- SUPPLIED DATA:
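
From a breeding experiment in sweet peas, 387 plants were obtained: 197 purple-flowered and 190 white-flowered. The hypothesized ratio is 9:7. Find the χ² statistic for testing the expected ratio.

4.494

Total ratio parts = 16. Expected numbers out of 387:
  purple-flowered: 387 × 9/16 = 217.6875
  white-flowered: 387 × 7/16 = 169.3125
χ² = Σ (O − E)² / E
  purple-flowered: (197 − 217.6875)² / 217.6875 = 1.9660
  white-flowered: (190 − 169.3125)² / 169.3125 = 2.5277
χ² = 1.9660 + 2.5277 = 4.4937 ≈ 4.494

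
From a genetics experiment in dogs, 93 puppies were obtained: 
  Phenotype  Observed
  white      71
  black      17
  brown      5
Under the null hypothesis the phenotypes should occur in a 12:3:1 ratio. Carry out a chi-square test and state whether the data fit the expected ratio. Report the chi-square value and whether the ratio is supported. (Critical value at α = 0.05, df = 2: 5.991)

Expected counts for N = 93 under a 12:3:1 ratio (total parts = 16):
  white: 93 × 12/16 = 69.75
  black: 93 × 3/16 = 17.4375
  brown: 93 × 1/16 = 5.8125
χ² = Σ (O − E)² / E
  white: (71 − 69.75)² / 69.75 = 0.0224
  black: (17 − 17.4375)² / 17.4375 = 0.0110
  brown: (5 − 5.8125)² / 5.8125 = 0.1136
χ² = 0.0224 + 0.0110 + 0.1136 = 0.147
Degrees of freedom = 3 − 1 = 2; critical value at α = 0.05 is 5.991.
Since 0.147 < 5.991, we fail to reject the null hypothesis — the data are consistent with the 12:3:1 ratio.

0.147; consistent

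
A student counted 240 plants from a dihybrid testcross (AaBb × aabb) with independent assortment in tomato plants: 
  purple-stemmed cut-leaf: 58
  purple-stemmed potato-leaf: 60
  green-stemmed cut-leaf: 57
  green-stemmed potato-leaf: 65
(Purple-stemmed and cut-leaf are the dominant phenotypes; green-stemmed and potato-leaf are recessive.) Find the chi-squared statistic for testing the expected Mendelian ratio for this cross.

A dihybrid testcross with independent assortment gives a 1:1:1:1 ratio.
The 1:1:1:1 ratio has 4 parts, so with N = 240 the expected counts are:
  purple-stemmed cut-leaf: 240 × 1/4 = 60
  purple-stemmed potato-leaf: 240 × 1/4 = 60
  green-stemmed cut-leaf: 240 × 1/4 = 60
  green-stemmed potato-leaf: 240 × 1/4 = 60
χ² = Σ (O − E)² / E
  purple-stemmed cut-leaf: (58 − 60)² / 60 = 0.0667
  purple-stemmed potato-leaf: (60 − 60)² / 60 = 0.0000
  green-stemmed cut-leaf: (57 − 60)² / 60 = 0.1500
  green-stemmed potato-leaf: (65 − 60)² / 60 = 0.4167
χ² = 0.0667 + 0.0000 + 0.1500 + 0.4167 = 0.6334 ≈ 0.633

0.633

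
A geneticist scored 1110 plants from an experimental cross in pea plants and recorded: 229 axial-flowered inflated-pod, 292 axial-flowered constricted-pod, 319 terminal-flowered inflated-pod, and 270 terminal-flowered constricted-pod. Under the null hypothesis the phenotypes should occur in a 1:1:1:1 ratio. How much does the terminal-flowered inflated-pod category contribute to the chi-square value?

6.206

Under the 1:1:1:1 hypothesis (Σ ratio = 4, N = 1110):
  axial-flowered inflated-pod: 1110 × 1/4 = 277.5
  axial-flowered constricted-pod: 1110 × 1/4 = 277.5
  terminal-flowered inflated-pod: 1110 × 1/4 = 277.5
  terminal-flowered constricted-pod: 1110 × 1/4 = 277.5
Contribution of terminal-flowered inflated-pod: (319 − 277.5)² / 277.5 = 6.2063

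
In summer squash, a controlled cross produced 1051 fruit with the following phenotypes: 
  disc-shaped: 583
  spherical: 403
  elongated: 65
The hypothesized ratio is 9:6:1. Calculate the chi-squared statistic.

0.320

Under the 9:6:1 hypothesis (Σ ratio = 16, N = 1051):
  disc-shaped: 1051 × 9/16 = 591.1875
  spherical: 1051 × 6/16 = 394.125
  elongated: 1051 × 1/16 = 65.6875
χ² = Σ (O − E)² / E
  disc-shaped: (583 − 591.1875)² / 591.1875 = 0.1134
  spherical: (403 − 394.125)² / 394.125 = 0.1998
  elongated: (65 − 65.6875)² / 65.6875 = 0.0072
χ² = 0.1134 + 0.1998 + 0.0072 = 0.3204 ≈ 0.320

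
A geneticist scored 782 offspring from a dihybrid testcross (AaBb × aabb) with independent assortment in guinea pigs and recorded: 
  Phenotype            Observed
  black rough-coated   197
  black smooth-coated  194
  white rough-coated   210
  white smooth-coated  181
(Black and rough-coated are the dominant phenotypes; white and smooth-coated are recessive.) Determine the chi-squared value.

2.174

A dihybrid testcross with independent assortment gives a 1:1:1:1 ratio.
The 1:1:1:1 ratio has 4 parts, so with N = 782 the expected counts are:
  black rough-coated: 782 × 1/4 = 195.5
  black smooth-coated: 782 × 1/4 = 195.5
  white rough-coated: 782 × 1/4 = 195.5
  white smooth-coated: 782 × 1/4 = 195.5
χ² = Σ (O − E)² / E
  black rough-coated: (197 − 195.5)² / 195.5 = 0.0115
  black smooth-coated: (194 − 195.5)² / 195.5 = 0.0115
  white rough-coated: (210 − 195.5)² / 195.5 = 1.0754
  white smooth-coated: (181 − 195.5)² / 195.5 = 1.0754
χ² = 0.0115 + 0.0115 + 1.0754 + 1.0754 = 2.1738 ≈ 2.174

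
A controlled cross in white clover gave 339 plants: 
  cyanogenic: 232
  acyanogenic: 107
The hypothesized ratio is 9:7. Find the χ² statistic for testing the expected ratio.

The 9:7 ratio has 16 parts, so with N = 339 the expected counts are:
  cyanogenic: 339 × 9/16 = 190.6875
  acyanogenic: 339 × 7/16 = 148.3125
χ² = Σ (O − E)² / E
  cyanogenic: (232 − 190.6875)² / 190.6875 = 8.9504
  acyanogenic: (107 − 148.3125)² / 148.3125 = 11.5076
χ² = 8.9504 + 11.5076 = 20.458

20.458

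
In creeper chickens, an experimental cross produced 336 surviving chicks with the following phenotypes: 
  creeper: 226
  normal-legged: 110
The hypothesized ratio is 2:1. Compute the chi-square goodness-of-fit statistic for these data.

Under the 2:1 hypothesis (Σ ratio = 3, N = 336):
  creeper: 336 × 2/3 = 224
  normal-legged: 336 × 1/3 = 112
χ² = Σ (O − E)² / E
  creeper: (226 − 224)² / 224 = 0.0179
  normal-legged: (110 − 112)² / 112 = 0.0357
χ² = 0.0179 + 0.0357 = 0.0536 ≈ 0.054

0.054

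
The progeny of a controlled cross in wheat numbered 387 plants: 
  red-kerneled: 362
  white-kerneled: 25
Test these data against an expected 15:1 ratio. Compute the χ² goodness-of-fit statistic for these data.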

- INSTRUCTIONS TO FOLLOW:
Your task is to count the lines in the material containing the word "aabb" and to state only that number.

- SOLUTION TO THIS TASK:
2